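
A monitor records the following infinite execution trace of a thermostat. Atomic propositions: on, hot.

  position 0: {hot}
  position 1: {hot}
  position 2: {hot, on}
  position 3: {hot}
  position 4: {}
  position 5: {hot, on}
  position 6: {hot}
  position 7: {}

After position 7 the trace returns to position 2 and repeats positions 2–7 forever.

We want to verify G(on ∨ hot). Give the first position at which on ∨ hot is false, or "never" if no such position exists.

4

Check on ∨ hot at each position in order: 0 ✓, 1 ✓, 2 ✓, 3 ✓.
At position 4 the labels are {}, so on ∨ hot is false there. This is the first violation.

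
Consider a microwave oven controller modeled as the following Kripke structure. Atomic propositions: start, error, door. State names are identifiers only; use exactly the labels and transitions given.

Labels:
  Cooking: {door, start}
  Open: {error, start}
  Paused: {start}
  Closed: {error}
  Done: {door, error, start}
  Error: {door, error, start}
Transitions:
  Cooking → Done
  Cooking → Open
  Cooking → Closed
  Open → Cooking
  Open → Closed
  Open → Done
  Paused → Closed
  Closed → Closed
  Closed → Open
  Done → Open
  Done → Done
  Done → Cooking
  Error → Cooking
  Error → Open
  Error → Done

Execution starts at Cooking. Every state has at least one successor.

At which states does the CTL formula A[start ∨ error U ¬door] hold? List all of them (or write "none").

{Open, Paused, Closed}

States satisfying start ∨ error: {Cooking, Open, Paused, Closed, Done, Error}.
States satisfying ¬door: {Open, Paused, Closed}.
States satisfying A[start ∨ error U ¬door]: {Open, Paused, Closed}.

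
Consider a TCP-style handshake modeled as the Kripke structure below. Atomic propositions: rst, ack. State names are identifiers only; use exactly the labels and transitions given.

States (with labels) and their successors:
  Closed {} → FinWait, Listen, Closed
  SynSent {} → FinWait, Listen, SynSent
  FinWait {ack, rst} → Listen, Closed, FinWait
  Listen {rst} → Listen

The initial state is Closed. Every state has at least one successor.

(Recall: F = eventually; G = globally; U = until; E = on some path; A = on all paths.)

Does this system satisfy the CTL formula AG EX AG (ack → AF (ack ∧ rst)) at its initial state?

States satisfying EX AG (ack → AF (ack ∧ rst)): {Closed, SynSent, FinWait, Listen}.
States satisfying AG EX AG (ack → AF (ack ∧ rst)): {Closed, SynSent, FinWait, Listen}.
Every state reachable from Closed satisfies EX AG (ack → AF (ack ∧ rst)).
Closed ∈ Sat(AG EX AG (ack → AF (ack ∧ rst))).

Satisfied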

**WHAT YOU HAVE TO DO**
Check each line of the records for the string "only" and copy those that have it.

**SOLUTION TO THE PROBLEM**
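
Consider a microwave oven controller modeled as the following Kripke structure. Atomic propositions: start, error, door. State names are identifiers only; use exactly the labels and transitions given.
Consider a TCP-style handshake modeled as the Kripke structure below. Atomic propositions: rst, ack. State names are identifiers only; use exactly the labels and transitions given.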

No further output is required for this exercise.